(ENTRIES PROVIDED Opens)
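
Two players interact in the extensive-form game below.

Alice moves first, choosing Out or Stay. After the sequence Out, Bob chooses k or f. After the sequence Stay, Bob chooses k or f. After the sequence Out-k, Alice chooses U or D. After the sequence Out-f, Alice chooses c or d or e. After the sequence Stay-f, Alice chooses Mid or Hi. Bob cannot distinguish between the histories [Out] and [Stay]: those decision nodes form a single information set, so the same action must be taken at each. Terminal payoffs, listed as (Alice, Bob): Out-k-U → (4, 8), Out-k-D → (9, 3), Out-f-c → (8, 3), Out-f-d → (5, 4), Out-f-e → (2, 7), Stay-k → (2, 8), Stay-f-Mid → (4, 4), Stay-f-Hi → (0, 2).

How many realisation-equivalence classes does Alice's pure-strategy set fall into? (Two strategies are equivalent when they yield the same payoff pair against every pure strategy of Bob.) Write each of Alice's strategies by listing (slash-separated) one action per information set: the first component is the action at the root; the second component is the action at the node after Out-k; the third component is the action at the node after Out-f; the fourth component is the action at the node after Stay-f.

8

Alice has 24 pure strategies: Out/U/c/Mid, Out/U/c/Hi, Out/U/d/Mid, Out/U/d/Hi, Out/U/e/Mid, Out/U/e/Hi, Out/D/c/Mid, Out/D/c/Hi, Out/D/d/Mid, Out/D/d/Hi, Out/D/e/Mid, Out/D/e/Hi, Stay/U/c/Mid, Stay/U/c/Hi, Stay/U/d/Mid, Stay/U/d/Hi, Stay/U/e/Mid, Stay/U/e/Hi, Stay/D/c/Mid, Stay/D/c/Hi, Stay/D/d/Mid, Stay/D/d/Hi, Stay/D/e/Mid, Stay/D/e/Hi. Columns: k, f.
{Out/U/c/Mid, Out/U/c/Hi} → row (4,8) (8,3)
{Out/U/d/Mid, Out/U/d/Hi} → row (4,8) (5,4)
{Out/U/e/Mid, Out/U/e/Hi} → row (4,8) (2,7)
{Out/D/c/Mid, Out/D/c/Hi} → row (9,3) (8,3)
{Out/D/d/Mid, Out/D/d/Hi} → row (9,3) (5,4)
{Out/D/e/Mid, Out/D/e/Hi} → row (9,3) (2,7)
{Stay/U/c/Mid, Stay/U/d/Mid, Stay/U/e/Mid, Stay/D/c/Mid, Stay/D/d/Mid, Stay/D/e/Mid} → row (2,8) (4,4)
{Stay/U/c/Hi, Stay/U/d/Hi, Stay/U/e/Hi, Stay/D/c/Hi, Stay/D/d/Hi, Stay/D/e/Hi} → row (2,8) (0,2)
That's 8 distinct rows out of 24 strategies.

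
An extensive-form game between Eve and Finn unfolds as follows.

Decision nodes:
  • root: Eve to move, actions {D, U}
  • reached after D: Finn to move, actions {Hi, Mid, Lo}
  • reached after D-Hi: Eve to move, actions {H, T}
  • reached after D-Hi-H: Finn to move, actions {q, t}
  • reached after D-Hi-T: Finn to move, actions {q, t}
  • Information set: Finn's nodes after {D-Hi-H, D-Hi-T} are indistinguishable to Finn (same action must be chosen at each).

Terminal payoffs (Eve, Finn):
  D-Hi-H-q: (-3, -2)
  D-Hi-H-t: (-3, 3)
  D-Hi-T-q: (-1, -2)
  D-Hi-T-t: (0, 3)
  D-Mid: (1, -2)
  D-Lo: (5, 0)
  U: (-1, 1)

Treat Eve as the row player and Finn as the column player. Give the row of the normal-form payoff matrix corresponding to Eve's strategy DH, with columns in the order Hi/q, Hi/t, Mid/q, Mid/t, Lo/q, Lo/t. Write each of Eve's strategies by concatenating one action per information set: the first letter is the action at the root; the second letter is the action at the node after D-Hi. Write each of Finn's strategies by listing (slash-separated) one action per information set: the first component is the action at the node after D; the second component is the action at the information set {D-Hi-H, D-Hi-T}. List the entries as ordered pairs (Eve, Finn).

vs Hi/q: Eve plays D → Finn plays Hi at [D] → Eve plays H at [D-Hi] → Finn plays q at [D-Hi-H] → (-3, -2)
vs Hi/t: Eve plays D → Finn plays Hi at [D] → Eve plays H at [D-Hi] → Finn plays t at [D-Hi-H] → (-3, 3)
vs Mid/q: Eve plays D → Finn plays Mid at [D] → (1, -2)
vs Mid/t: Eve plays D → Finn plays Mid at [D] → (1, -2)
vs Lo/q: Eve plays D → Finn plays Lo at [D] → (5, 0)
vs Lo/t: Eve plays D → Finn plays Lo at [D] → (5, 0)

(-3,-2) (-3,3) (1,-2) (1,-2) (5,0) (5,0)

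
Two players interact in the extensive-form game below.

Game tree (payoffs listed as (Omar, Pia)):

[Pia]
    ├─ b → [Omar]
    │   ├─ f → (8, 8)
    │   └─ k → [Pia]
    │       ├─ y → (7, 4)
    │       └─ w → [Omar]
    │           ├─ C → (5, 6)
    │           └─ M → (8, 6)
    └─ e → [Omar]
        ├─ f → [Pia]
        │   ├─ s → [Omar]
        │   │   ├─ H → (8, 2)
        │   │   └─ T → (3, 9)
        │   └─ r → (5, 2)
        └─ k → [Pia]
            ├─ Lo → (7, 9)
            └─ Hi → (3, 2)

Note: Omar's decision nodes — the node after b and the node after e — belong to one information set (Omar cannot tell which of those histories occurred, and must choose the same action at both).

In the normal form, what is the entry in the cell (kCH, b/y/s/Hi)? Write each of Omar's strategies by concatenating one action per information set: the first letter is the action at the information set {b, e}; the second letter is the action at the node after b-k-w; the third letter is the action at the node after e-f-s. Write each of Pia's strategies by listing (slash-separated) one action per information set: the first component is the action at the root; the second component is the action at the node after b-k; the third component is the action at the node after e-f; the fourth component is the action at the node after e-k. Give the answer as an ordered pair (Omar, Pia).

(7, 4)

Trace the play path from the root:
  Pia plays b
  Omar plays k at [b]
  Pia plays y at [b-k]
→ terminal payoff (7, 4).
(Omar's choice at the node after b-k-w is never reached on this path, so it doesn't affect the outcome.)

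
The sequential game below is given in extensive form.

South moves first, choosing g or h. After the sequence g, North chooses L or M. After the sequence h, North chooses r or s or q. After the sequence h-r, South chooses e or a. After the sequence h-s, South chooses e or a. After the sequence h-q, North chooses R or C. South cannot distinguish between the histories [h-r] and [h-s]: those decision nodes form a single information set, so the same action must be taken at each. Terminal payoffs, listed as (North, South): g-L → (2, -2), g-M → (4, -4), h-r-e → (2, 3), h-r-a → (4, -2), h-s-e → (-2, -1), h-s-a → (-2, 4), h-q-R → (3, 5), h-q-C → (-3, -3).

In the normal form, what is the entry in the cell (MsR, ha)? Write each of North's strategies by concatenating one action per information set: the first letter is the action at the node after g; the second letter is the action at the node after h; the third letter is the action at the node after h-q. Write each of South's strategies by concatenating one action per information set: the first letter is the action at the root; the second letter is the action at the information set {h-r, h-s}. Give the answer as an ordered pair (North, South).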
(ENTRIES PROVIDED Closes)
**EXERCISE PROMPT**
Go through the records above and set each one down exactly, please.

**ANSWER SECTION**
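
Two players interact in the extensive-form game below.

Alice moves first, choosing Out or Stay. After the sequence Out, Bob chooses k or f. After the sequence Stay, Bob chooses k or f. After the sequence Out-k, Alice chooses U or D. After the sequence Out-f, Alice chooses c or d or e. After the sequence Stay-f, Alice chooses Mid or Hi. Bob cannot distinguish between the histories [Out] and [Stay]: those decision nodes form a single information set, so the same action must be taken at each. Terminal payoffs, listed as (Alice, Bob): Out-k-U → (4, 8), Out-k-D → (9, 3), Out-f-c → (8, 3), Out-f-d → (5, 4), Out-f-e → (2, 7), Stay-k → (2, 8), Stay-f-Mid → (4, 4), Stay-f-Hi → (0, 2).

How many realisation-equivalence classes does Alice's pure-strategy set fall into? (Two strategies are equivalent when they yield the same payoff pair against every pure strategy of Bob.) Write each of Alice's strategies by listing (slash-separated) one action per information set: the first component is the action at the root; the second component is the action at the node after Out-k; the third component is the action at the node after Out-f; the fourth component is the action at the node after Stay-f.

8

Alice has 24 pure strategies: Out/U/c/Mid, Out/U/c/Hi, Out/U/d/Mid, Out/U/d/Hi, Out/U/e/Mid, Out/U/e/Hi, Out/D/c/Mid, Out/D/c/Hi, Out/D/d/Mid, Out/D/d/Hi, Out/D/e/Mid, Out/D/e/Hi, Stay/U/c/Mid, Stay/U/c/Hi, Stay/U/d/Mid, Stay/U/d/Hi, Stay/U/e/Mid, Stay/U/e/Hi, Stay/D/c/Mid, Stay/D/c/Hi, Stay/D/d/Mid, Stay/D/d/Hi, Stay/D/e/Mid, Stay/D/e/Hi. Columns: k, f.
{Out/U/c/Mid, Out/U/c/Hi} → row (4,8) (8,3)
{Out/U/d/Mid, Out/U/d/Hi} → row (4,8) (5,4)
{Out/U/e/Mid, Out/U/e/Hi} → row (4,8) (2,7)
{Out/D/c/Mid, Out/D/c/Hi} → row (9,3) (8,3)
{Out/D/d/Mid, Out/D/d/Hi} → row (9,3) (5,4)
{Out/D/e/Mid, Out/D/e/Hi} → row (9,3) (2,7)
{Stay/U/c/Mid, Stay/U/d/Mid, Stay/U/e/Mid, Stay/D/c/Mid, Stay/D/d/Mid, Stay/D/e/Mid} → row (2,8) (4,4)
{Stay/U/c/Hi, Stay/U/d/Hi, Stay/U/e/Hi, Stay/D/c/Hi, Stay/D/d/Hi, Stay/D/e/Hi} → row (2,8) (0,2)
That's 8 distinct rows out of 24 strategies.

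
An extensive-form game between Eve and Finn unfolds as follows.

Decision nodes:
  • root: Eve to move, actions {D, U}
  • reached after D: Finn to move, actions {Hi, Mid, Lo}
  • reached after D-Hi: Eve to move, actions {H, T}
  • reached after D-Hi-H: Finn to move, actions {q, t}
  • reached after D-Hi-T: Finn to move, actions {q, t}
  • Information set: Finn's nodes after {D-Hi-H, D-Hi-T} are indistinguishable to Finn (same action must be chosen at each).

Terminal payoffs (Eve, Finn):
  D-Hi-H-q: (-3, -2)
  D-Hi-H-t: (-3, 3)
  D-Hi-T-q: (-1, -2)
  D-Hi-T-t: (0, 3)
  D-Mid: (1, -2)
  D-Lo: (5, 0)
  U: (-1, 1)

Treat Eve as the row player and Finn as the column player. Give the row of the normal-form payoff matrix corresponding to Eve's strategy DH, with columns in the order Hi/q, Hi/t, Mid/q, Mid/t, Lo/q, Lo/t. Write each of Eve's strategies by concatenating one action per information set: the first letter is the action at the root; the second letter is the action at the node after D-Hi. Write each of Finn's strategies by listing (slash-separated) one action per information set: the first component is the action at the node after D; the second component is the action at the information set {D-Hi-H, D-Hi-T}. List the entries as ordered pairs (Eve, Finn).

vs Hi/q: Eve plays D → Finn plays Hi at [D] → Eve plays H at [D-Hi] → Finn plays q at [D-Hi-H] → (-3, -2)
vs Hi/t: Eve plays D → Finn plays Hi at [D] → Eve plays H at [D-Hi] → Finn plays t at [D-Hi-H] → (-3, 3)
vs Mid/q: Eve plays D → Finn plays Mid at [D] → (1, -2)
vs Mid/t: Eve plays D → Finn plays Mid at [D] → (1, -2)
vs Lo/q: Eve plays D → Finn plays Lo at [D] → (5, 0)
vs Lo/t: Eve plays D → Finn plays Lo at [D] → (5, 0)

(-3,-2) (-3,3) (1,-2) (1,-2) (5,0) (5,0)

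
Two players interact in the extensive-form game below.

Game tree (payoffs listed as (Omar, Pia)):

[Pia]
    ├─ b → [Omar]
    │   ├─ f → (8, 8)
    │   └─ k → [Pia]
    │       ├─ y → (7, 4)
    │       └─ w → [Omar]
    │           ├─ C → (5, 6)
    │           └─ M → (8, 6)
    └─ e → [Omar]
        ├─ f → [Pia]
        │   ├─ s → [Omar]
        │   │   ├─ H → (8, 2)
        │   │   └─ T → (3, 9)
        │   └─ r → (5, 2)
        └─ k → [Pia]
            ├─ Lo → (7, 9)
            └─ Hi → (3, 2)

Note: Omar's decision nodes — the node after b and the node after e — belong to one information set (Omar cannot tell which of those histories occurred, and must choose the same action at both).

In the normal form, what is the entry in the cell (kCH, b/y/s/Hi)? Write each of Omar's strategies by concatenating one action per information set: the first letter is the action at the information set {b, e}; the second letter is the action at the node after b-k-w; the third letter is the action at the node after e-f-s. Write each of Pia's strategies by listing (slash-separated) one action per information set: the first component is the action at the root; the second component is the action at the node after b-k; the third component is the action at the node after e-f; the fourth component is the action at the node after e-k. Give the answer as an ordered pair (Omar, Pia).

(7, 4)

Trace the play path from the root:
  Pia plays b
  Omar plays k at [b]
  Pia plays y at [b-k]
→ terminal payoff (7, 4).
(Omar's choice at the node after b-k-w is never reached on this path, so it doesn't affect the outcome.)

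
The sequential game below is given in extensive form.

South moves first, choosing g or h. After the sequence g, North chooses L or M. After the sequence h, North chooses r or s or q. After the sequence h-r, South chooses e or a. After the sequence h-s, South chooses e or a. After the sequence h-q, North chooses R or C. South cannot distinguish between the histories [h-r] and [h-s]: those decision nodes form a single information set, so the same action must be taken at each. Terminal payoffs, listed as (North, South): g-L → (2, -2), g-M → (4, -4), h-r-e → (2, 3), h-r-a → (4, -2), h-s-e → (-2, -1), h-s-a → (-2, 4), h-q-R → (3, 5), h-q-C → (-3, -3).

In the normal form, what is the entry in the cell (MsR, ha)? Write each of North's strategies by concatenating one action per information set: the first letter is the action at the node after g; the second letter is the action at the node after h; the third letter is the action at the node after h-q. Write each of South's strategies by concatenating one action per information set: the first letter is the action at the root; the second letter is the action at the information set {h-r, h-s}. Give the answer as an ordered pair (North, South).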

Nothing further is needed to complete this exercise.